Data entries
++++

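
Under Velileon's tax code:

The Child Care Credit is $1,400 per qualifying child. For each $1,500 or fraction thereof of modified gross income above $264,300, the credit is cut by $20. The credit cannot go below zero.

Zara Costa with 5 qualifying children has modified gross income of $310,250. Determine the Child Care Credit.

Child Care Credit: base = 5 × $1,400 = $7,000. income exceeds $264,300 by $45,950, which is 31 full-or-partial $1,500 increments; reduction = 31 × $20 = $620, leaving $6,380.

$6,380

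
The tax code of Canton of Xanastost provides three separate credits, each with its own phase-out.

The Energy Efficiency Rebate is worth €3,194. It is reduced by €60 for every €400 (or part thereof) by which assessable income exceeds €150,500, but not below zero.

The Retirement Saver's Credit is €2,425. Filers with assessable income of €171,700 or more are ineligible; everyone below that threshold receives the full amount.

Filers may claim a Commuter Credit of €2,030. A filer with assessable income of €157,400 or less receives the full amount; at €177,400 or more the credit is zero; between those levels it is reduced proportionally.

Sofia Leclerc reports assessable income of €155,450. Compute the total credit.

€6,869

Energy Efficiency Rebate: income exceeds €150,500 by €4,950, which is 13 full-or-partial €400 increments; reduction = 13 × €60 = €780, leaving €2,414.
Retirement Saver's Credit: €155,450 is below the €171,700 cutoff, so the full €2,425 applies.
Commuter Credit: €155,450 is at or below the €157,400 threshold, so the full €2,030 applies.
Total: €2,414 + €2,425 + €2,030 = €6,869.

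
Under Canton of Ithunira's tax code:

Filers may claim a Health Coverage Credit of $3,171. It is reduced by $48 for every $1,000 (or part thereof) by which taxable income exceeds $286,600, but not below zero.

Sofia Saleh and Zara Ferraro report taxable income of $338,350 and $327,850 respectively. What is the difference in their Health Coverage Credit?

Sofia ($338,350): Health Coverage Credit: income exceeds $286,600 by $51,750, which is 52 full-or-partial $1,000 increments; reduction = 52 × $48 = $2,496, leaving $675.
Zara ($327,850): Health Coverage Credit: income exceeds $286,600 by $41,250, which is 42 full-or-partial $1,000 increments; reduction = 42 × $48 = $2,016, leaving $1,155.
Difference: |$675 − $1,155| = $480.

$480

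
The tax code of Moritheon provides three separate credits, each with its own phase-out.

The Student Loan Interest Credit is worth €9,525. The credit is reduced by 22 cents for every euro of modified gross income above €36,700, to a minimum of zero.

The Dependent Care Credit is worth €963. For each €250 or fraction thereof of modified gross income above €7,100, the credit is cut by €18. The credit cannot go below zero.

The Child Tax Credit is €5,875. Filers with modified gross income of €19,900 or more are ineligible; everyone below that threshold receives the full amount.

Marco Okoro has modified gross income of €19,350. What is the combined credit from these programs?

Student Loan Interest Credit: €19,350 is at or below the €36,700 threshold, so the full €9,525 applies.
Dependent Care Credit: income exceeds €7,100 by €12,250, which is 49 full-or-partial €250 increments; reduction = 49 × €18 = €882, leaving €81.
Child Tax Credit: €19,350 is below the €19,900 cutoff, so the full €5,875 applies.
Total: €9,525 + €81 + €5,875 = €15,481.

€15,481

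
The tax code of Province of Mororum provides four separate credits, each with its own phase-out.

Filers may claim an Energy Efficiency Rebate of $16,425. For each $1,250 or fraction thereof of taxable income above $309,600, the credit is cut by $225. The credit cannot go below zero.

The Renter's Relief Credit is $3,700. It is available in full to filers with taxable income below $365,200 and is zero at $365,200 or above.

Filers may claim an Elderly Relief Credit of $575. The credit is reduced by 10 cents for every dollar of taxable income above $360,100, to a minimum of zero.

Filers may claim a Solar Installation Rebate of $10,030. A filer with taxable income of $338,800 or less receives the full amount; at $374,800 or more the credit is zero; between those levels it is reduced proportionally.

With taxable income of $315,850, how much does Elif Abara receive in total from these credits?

Energy Efficiency Rebate: income exceeds $309,600 by $6,250, which is 5 full-or-partial $1,250 increments; reduction = 5 × $225 = $1,125, leaving $15,300.
Renter's Relief Credit: $315,850 is below the $365,200 cutoff, so the full $3,700 applies.
Elderly Relief Credit: $315,850 is at or below the $360,100 threshold, so the full $575 applies.
Solar Installation Rebate: $315,850 is at or below the $338,800 threshold, so the full $10,030 applies.
Total: $15,300 + $3,700 + $575 + $10,030 = $29,605.

$29,605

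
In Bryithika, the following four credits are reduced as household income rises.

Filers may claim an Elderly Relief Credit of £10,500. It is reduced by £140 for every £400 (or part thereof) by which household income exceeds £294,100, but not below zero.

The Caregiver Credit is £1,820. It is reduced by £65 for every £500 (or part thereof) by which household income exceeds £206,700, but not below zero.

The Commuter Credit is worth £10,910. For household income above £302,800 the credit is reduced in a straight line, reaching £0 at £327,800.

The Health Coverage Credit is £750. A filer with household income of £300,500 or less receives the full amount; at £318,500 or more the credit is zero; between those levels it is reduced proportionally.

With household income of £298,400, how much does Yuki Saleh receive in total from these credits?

£20,620

Elderly Relief Credit: income exceeds £294,100 by £4,300, which is 11 full-or-partial £400 increments; reduction = 11 × £140 = £1,540, leaving £8,960.
Caregiver Credit: income exceeds £206,700 by £91,700 → 184 increments × £65 = £11,960 ≥ base, so the credit is £0.
Commuter Credit: £298,400 is at or below the £302,800 threshold, so the full £10,910 applies.
Health Coverage Credit: £298,400 is at or below the £300,500 threshold, so the full £750 applies.
Total: £8,960 + £0 + £10,910 + £750 = £20,620.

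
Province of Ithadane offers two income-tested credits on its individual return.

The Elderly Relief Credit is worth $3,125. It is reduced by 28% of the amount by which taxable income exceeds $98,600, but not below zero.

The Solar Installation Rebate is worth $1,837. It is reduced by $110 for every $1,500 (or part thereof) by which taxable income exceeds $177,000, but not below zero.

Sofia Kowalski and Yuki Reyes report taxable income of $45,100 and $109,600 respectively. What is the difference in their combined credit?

$3,080

Sofia ($45,100): Elderly Relief Credit: $45,100 is at or below the $98,600 threshold, so the full $3,125 applies. Solar Installation Rebate: $45,100 is at or below the $177,000 threshold, so the full $1,837 applies. total $3,125 + $1,837 = $4,962
Yuki ($109,600): Elderly Relief Credit: 28% of the $11,000 excess over $98,600 is $3,080; credit = $3,125 − $3,080 = $45. Solar Installation Rebate: $109,600 is at or below the $177,000 threshold, so the full $1,837 applies. total $45 + $1,837 = $1,882
Difference: |$4,962 − $1,882| = $3,080.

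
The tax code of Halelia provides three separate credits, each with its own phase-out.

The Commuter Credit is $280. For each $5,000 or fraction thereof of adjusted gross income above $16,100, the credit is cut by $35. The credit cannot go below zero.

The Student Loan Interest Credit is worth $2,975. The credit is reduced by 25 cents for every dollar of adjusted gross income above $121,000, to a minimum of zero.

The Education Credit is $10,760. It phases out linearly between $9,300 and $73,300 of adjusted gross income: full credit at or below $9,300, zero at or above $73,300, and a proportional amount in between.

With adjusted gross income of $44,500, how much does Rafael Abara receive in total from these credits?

Commuter Credit: income exceeds $16,100 by $28,400, which is 6 full-or-partial $5,000 increments; reduction = 6 × $35 = $210, leaving $70.
Student Loan Interest Credit: $44,500 is at or below the $121,000 threshold, so the full $2,975 applies.
Education Credit: $44,500 is $35,200 into a $64,000 phase-out range, leaving 28,800/64,000 of the credit: $10,760 × 28,800/64,000 = $4,842.
Total: $70 + $2,975 + $4,842 = $7,887.

$7,887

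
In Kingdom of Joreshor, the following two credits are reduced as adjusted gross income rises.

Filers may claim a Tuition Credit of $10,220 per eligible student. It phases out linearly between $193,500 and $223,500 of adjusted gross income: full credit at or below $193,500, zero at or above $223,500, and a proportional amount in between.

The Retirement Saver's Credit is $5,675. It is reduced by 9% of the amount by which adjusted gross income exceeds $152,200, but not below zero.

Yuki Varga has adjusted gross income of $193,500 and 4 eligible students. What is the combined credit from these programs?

Tuition Credit: base = 4 × $10,220 = $40,880. $193,500 is at or below the $193,500 threshold, so the full $40,880 applies.
Retirement Saver's Credit: 9% of the $41,300 excess over $152,200 is $3,717; credit = $5,675 − $3,717 = $1,958.
Total: $40,880 + $1,958 = $42,838.

$42,838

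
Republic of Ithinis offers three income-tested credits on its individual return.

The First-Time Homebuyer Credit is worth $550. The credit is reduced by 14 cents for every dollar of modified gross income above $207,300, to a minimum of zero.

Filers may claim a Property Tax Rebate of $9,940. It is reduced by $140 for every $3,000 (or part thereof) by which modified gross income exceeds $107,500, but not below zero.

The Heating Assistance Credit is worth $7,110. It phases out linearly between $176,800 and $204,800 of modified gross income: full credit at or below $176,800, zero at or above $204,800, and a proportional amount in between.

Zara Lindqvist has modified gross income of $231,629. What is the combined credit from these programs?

First-Time Homebuyer Credit: 14% of the $24,329 excess over $207,300 is $3,406.06 ≥ base, so the credit is $0.
Property Tax Rebate: income exceeds $107,500 by $124,129, which is 42 full-or-partial $3,000 increments; reduction = 42 × $140 = $5,880, leaving $4,060.
Heating Assistance Credit: $231,629 is at or above $204,800, so the credit is $0.
Total: $0 + $4,060 + $0 = $4,060.

$4,060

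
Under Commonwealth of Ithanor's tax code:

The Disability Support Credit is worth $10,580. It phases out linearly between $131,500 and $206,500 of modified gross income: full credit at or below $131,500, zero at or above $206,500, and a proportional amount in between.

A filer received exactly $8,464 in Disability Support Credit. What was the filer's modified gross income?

$146,500

$8,464 is 8,464/10,580 of the full $10,580, so 2,116/10,580 of the $75,000 range has been used: income = $131,500 + $75,000 × 2,116/10,580 = $146,500.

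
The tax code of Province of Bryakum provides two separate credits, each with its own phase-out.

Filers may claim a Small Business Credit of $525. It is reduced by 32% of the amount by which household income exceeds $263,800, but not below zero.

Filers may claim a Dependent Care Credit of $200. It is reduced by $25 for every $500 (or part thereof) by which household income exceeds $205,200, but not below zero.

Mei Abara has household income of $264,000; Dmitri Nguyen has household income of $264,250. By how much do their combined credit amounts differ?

$80

Mei ($264,000): Small Business Credit: 32% of the $200 excess over $263,800 is $64; credit = $525 − $64 = $461. Dependent Care Credit: income exceeds $205,200 by $58,800 → 118 increments × $25 = $2,950 ≥ base, so the credit is $0. total $461 + $0 = $461
Dmitri ($264,250): Small Business Credit: 32% of the $450 excess over $263,800 is $144; credit = $525 − $144 = $381. Dependent Care Credit: income exceeds $205,200 by $59,050 → 119 increments × $25 = $2,975 ≥ base, so the credit is $0. total $381 + $0 = $381
Difference: |$461 − $381| = $80.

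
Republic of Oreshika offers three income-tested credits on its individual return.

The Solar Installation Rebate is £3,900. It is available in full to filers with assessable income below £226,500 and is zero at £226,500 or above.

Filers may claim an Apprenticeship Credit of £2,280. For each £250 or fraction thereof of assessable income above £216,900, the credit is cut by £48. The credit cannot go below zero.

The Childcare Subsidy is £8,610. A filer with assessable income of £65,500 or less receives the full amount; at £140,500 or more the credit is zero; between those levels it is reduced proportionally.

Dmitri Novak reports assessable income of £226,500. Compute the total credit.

Solar Installation Rebate: £226,500 meets or exceeds the £226,500 cutoff, so the credit is £0.
Apprenticeship Credit: income exceeds £216,900 by £9,600, which is 39 full-or-partial £250 increments; reduction = 39 × £48 = £1,872, leaving £408.
Childcare Subsidy: £226,500 is at or above £140,500, so the credit is £0.
Total: £0 + £408 + £0 = £408.

£408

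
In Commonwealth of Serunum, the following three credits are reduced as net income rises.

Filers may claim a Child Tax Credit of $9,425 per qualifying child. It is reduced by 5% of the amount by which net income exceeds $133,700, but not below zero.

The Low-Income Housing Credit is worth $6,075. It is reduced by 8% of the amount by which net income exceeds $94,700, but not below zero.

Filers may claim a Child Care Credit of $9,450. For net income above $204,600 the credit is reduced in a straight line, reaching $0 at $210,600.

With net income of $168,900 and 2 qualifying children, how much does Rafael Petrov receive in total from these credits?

Child Tax Credit: base = 2 × $9,425 = $18,850. 5% of the $35,200 excess over $133,700 is $1,760; credit = $18,850 − $1,760 = $17,090.
Low-Income Housing Credit: 8% of the $74,200 excess over $94,700 is $5,936; credit = $6,075 − $5,936 = $139.
Child Care Credit: $168,900 is at or below the $204,600 threshold, so the full $9,450 applies.
Total: $17,090 + $139 + $9,450 = $26,679.

$26,679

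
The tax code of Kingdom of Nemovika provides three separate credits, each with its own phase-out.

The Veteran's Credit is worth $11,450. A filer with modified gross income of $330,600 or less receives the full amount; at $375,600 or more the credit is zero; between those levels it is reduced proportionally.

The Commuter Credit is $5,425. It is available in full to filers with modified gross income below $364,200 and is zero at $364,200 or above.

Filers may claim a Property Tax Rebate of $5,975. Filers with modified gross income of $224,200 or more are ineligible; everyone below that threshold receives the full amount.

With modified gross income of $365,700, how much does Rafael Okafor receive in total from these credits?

$2,519

Veteran's Credit: $365,700 is $35,100 into a $45,000 phase-out range, leaving 9,900/45,000 of the credit: $11,450 × 9,900/45,000 = $2,519.
Commuter Credit: $365,700 meets or exceeds the $364,200 cutoff, so the credit is $0.
Property Tax Rebate: $365,700 meets or exceeds the $224,200 cutoff, so the credit is $0.
Total: $2,519 + $0 + $0 = $2,519.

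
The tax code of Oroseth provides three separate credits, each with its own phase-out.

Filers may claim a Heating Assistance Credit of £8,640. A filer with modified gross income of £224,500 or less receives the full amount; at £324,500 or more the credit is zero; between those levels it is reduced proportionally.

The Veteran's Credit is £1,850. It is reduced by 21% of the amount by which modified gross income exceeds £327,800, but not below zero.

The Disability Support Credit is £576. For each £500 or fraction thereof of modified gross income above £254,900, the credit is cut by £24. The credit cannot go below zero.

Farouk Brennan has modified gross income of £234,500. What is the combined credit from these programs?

£10,202

Heating Assistance Credit: £234,500 is £10,000 into a £100,000 phase-out range, leaving 90,000/100,000 of the credit: £8,640 × 90,000/100,000 = £7,776.
Veteran's Credit: £234,500 is at or below the £327,800 threshold, so the full £1,850 applies.
Disability Support Credit: £234,500 is at or below the £254,900 threshold, so the full £576 applies.
Total: £7,776 + £1,850 + £576 = £10,202.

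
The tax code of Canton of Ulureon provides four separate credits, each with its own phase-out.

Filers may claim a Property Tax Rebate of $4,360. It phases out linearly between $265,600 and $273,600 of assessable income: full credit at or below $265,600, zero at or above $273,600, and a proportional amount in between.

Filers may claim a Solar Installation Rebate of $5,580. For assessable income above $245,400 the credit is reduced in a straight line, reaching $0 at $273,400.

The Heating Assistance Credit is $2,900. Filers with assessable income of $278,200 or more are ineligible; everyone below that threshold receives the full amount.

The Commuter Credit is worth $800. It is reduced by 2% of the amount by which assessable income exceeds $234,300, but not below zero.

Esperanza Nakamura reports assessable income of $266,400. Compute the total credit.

Property Tax Rebate: $266,400 is $800 into a $8,000 phase-out range, leaving 7,200/8,000 of the credit: $4,360 × 7,200/8,000 = $3,924.
Solar Installation Rebate: $266,400 is $21,000 into a $28,000 phase-out range, leaving 7,000/28,000 of the credit: $5,580 × 7,000/28,000 = $1,395.
Heating Assistance Credit: $266,400 is below the $278,200 cutoff, so the full $2,900 applies.
Commuter Credit: 2% of the $32,100 excess over $234,300 is $642; credit = $800 − $642 = $158.
Total: $3,924 + $1,395 + $2,900 + $158 = $8,377.

$8,377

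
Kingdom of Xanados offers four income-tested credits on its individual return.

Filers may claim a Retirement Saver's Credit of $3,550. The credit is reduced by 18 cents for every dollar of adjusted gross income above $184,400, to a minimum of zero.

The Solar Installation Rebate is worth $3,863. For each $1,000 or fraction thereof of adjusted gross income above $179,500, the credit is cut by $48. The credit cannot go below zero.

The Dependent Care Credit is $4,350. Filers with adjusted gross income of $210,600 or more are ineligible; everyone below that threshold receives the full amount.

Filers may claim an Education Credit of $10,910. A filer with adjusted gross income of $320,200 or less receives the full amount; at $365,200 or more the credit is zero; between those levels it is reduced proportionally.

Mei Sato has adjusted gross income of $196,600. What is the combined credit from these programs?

$19,613

Retirement Saver's Credit: 18% of the $12,200 excess over $184,400 is $2,196; credit = $3,550 − $2,196 = $1,354.
Solar Installation Rebate: income exceeds $179,500 by $17,100, which is 18 full-or-partial $1,000 increments; reduction = 18 × $48 = $864, leaving $2,999.
Dependent Care Credit: $196,600 is below the $210,600 cutoff, so the full $4,350 applies.
Education Credit: $196,600 is at or below the $320,200 threshold, so the full $10,910 applies.
Total: $1,354 + $2,999 + $4,350 + $10,910 = $19,613.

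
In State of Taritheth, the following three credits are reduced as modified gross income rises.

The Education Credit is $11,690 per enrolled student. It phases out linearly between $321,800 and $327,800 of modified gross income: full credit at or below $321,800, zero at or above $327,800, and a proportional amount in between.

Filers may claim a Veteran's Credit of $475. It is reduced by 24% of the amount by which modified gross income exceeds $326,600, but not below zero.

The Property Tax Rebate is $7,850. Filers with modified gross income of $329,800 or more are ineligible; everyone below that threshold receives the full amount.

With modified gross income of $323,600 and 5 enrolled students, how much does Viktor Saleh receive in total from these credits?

$49,240

Education Credit: base = 5 × $11,690 = $58,450. $323,600 is $1,800 into a $6,000 phase-out range, leaving 4,200/6,000 of the credit: $58,450 × 4,200/6,000 = $40,915.
Veteran's Credit: $323,600 is at or below the $326,600 threshold, so the full $475 applies.
Property Tax Rebate: $323,600 is below the $329,800 cutoff, so the full $7,850 applies.
Total: $40,915 + $475 + $7,850 = $49,240.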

++++

Tally the lines in the records containing the string "that"; output only the tally.

**Answer**
6